Lines in the records below that contain the word "binding" must each be copied.

════════════════════

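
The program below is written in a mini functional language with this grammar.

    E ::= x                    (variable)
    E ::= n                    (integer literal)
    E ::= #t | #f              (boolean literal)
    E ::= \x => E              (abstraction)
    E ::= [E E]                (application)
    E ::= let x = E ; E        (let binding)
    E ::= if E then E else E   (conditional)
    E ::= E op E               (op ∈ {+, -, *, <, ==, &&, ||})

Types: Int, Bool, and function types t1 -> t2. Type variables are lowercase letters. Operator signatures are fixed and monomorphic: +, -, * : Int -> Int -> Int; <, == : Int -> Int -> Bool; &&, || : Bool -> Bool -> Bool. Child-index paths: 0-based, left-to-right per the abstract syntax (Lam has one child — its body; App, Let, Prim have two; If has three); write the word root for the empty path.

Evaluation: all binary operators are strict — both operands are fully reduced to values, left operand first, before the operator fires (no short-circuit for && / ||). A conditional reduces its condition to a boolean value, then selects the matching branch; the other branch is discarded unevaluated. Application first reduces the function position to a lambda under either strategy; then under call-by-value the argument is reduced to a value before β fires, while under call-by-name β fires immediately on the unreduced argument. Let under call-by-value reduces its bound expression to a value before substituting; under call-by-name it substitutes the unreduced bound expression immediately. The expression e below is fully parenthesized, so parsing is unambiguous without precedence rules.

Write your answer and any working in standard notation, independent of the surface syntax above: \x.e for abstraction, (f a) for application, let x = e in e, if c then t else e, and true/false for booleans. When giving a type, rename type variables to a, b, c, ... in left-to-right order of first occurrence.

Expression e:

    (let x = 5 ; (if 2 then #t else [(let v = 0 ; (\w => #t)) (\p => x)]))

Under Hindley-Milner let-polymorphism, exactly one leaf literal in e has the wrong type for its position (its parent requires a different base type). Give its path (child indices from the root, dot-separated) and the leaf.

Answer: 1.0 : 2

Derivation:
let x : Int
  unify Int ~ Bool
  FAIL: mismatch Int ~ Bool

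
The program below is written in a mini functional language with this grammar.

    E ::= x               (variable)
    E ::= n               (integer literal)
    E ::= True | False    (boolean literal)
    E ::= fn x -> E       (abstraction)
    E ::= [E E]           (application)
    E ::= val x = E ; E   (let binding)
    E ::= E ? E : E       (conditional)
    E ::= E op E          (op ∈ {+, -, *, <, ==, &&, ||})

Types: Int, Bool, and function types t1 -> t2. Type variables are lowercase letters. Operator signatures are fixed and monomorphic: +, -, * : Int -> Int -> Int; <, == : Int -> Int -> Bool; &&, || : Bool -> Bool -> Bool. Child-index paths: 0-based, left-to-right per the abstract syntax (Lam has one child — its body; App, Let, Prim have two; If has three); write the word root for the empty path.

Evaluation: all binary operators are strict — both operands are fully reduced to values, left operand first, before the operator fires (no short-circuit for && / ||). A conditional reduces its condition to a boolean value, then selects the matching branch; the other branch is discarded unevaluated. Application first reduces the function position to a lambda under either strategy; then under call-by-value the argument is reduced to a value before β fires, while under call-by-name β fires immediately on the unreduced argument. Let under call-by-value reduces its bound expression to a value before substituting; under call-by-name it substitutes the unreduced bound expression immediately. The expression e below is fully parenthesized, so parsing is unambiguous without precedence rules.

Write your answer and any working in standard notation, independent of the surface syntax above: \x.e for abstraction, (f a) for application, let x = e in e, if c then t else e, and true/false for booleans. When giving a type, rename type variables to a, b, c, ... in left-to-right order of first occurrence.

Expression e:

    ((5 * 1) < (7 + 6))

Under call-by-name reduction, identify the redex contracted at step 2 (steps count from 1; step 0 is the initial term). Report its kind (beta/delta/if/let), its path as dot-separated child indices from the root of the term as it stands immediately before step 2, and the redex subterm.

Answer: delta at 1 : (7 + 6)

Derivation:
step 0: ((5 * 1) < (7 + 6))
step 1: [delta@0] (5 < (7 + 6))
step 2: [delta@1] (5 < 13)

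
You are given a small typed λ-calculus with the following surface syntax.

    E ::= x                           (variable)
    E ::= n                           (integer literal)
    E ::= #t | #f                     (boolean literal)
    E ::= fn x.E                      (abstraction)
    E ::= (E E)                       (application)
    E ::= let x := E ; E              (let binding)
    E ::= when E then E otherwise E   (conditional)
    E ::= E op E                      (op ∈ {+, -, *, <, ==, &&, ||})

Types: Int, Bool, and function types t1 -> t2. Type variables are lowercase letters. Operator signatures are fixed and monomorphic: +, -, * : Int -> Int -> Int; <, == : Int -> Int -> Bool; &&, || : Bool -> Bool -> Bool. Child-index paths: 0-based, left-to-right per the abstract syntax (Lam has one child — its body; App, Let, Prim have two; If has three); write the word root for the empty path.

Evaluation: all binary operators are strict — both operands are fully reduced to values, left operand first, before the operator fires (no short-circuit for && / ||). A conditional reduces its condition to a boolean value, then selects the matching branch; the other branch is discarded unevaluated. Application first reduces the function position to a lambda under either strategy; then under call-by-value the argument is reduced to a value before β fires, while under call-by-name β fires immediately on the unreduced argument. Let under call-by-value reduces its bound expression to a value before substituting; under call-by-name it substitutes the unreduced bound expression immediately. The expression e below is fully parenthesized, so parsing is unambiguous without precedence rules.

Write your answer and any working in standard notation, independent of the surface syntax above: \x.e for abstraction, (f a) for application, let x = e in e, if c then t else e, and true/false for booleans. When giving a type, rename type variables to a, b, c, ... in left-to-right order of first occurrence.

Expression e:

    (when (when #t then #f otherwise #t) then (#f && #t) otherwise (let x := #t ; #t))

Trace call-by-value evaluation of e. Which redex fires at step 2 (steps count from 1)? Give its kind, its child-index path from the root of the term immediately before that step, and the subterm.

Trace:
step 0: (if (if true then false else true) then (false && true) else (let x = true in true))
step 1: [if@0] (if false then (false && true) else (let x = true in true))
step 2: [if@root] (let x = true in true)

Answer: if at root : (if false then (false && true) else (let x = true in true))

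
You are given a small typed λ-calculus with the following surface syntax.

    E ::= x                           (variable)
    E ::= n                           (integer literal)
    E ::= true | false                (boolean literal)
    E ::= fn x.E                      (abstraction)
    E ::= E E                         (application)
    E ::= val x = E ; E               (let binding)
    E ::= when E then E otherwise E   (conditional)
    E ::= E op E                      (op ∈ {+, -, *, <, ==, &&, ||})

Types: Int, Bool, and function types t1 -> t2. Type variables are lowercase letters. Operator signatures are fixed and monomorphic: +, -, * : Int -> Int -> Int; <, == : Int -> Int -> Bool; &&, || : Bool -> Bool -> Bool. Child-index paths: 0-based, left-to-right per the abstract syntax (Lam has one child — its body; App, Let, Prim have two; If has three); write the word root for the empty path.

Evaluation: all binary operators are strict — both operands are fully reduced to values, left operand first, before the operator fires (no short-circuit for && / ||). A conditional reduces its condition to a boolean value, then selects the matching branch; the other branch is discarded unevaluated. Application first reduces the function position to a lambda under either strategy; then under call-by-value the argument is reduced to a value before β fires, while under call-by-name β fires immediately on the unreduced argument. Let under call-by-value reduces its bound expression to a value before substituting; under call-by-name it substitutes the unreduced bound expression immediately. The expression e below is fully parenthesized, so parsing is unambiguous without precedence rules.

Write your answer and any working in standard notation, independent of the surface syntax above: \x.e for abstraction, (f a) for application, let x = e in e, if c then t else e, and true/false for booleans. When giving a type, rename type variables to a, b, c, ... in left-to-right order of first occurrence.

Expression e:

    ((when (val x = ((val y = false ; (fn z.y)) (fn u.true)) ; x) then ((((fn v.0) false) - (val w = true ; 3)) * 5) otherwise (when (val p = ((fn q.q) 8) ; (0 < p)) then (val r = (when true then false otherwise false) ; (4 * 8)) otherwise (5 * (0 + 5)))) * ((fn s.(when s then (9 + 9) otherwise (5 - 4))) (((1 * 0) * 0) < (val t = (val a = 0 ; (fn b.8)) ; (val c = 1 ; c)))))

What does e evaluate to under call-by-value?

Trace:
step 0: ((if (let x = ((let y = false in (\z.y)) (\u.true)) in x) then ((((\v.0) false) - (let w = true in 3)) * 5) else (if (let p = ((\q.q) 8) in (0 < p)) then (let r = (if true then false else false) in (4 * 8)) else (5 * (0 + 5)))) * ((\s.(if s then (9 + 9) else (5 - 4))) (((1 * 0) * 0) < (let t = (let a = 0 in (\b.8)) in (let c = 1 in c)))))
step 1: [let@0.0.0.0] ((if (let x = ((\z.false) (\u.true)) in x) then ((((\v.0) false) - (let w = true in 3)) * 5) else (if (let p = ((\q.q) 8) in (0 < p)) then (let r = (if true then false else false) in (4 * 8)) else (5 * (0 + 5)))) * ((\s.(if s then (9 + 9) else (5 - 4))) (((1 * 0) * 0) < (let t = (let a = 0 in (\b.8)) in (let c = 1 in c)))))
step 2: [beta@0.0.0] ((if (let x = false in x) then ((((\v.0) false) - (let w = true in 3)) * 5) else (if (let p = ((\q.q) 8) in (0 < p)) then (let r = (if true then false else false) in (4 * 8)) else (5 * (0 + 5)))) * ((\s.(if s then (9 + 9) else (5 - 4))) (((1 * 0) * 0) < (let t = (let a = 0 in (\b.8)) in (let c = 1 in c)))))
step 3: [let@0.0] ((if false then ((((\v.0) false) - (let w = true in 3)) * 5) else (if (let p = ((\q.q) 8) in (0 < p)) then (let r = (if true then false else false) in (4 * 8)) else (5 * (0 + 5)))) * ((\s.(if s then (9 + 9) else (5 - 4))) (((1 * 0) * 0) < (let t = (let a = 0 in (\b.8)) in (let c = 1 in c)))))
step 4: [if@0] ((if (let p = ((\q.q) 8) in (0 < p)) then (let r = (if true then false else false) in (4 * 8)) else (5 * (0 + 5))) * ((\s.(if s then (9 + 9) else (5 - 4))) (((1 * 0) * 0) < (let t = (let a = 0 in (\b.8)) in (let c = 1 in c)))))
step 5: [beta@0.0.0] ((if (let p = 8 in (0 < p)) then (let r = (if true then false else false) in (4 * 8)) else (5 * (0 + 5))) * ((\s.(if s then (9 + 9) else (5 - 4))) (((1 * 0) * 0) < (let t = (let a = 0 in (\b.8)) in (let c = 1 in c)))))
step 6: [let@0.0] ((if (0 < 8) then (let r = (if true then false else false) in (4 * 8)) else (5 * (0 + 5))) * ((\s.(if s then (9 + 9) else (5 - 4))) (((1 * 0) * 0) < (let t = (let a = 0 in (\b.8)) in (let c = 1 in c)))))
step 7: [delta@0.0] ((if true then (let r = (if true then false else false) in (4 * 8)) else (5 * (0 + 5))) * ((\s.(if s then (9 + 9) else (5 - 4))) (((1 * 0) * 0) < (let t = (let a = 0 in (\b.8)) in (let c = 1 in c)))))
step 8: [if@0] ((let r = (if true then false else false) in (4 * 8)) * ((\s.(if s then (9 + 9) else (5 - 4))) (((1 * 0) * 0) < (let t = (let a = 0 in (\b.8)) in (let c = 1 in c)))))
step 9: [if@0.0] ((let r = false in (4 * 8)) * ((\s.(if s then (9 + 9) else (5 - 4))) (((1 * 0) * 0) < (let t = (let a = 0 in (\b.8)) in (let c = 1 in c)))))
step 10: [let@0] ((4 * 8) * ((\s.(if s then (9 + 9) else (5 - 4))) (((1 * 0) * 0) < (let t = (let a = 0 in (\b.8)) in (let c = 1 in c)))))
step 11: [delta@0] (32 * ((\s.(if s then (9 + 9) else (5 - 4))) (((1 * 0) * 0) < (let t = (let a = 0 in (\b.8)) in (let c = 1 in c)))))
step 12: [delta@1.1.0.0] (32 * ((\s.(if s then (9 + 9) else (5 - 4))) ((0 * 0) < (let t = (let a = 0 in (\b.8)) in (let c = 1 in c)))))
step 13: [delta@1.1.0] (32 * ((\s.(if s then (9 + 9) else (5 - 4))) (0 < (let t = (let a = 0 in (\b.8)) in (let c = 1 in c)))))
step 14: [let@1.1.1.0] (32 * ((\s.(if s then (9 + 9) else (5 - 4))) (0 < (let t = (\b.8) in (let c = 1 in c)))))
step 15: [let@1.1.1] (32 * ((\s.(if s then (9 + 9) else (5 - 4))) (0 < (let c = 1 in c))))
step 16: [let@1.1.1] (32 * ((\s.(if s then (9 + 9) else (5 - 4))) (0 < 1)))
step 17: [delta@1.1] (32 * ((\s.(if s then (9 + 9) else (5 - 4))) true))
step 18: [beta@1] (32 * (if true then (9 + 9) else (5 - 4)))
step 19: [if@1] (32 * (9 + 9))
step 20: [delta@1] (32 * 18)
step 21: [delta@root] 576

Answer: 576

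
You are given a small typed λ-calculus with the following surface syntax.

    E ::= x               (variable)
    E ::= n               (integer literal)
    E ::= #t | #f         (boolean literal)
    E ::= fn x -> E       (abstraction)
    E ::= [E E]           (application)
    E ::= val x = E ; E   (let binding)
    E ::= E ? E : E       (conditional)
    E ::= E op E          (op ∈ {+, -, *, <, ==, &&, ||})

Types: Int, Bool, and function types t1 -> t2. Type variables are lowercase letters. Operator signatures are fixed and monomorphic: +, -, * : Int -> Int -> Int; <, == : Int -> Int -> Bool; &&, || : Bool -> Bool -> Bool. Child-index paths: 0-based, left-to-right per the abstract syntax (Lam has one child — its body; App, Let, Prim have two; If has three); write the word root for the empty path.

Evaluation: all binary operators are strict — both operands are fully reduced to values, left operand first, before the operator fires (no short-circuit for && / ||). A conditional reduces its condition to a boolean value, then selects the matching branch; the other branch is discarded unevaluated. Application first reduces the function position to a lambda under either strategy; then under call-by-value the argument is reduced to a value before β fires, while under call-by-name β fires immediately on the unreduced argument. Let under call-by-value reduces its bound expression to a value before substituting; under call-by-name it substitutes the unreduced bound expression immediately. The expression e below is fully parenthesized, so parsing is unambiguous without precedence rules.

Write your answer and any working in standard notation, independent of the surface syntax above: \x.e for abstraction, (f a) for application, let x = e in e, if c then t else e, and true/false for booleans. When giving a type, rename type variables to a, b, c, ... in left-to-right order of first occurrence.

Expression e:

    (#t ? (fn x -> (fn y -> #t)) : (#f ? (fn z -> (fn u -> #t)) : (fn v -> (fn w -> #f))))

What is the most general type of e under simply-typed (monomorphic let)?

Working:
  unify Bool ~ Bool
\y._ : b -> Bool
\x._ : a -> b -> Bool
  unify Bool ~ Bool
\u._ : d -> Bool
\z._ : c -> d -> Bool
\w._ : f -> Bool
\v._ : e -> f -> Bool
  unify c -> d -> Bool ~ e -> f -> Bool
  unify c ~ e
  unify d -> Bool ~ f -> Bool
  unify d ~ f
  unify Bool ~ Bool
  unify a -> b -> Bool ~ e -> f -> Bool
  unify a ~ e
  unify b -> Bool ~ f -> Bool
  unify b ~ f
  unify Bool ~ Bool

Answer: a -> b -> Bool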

════════════════════

### WRITTEN ANSWER:
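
    E ::= let x = E ; E        (let binding)
    E ::= val x = E ; E   (let binding)
    E ::= let x := E ; E              (let binding)
    E ::= val x = E ; E               (let binding)
    E ::= val x = E ; E   (let binding)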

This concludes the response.